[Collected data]
»»

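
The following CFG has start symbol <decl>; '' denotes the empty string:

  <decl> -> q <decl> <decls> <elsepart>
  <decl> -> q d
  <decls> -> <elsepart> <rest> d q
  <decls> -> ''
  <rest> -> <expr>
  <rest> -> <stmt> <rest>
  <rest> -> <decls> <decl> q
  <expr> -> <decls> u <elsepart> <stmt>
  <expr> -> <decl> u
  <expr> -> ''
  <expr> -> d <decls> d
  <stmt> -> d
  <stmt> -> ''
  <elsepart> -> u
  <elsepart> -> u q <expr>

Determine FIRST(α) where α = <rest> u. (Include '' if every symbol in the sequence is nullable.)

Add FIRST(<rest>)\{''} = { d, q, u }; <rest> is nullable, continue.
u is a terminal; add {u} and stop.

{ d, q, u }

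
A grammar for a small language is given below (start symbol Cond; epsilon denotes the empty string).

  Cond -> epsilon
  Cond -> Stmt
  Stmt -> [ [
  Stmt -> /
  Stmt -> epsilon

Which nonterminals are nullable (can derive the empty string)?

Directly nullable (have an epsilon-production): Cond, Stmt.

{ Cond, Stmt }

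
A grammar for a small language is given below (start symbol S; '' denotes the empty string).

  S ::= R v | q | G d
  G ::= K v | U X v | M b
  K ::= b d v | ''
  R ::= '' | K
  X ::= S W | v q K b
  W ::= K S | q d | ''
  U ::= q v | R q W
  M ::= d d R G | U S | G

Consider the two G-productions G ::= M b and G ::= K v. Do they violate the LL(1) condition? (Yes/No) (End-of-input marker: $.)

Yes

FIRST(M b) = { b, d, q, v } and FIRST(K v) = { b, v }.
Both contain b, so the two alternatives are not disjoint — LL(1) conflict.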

««

Activity: Look for the string "given" in the data above and return every line that has it.

Written answer:
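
A grammar for a small language is given below (start symbol Cond; epsilon denotes the empty string).
A grammar for a small language is given below (start symbol S; '' denotes the empty string).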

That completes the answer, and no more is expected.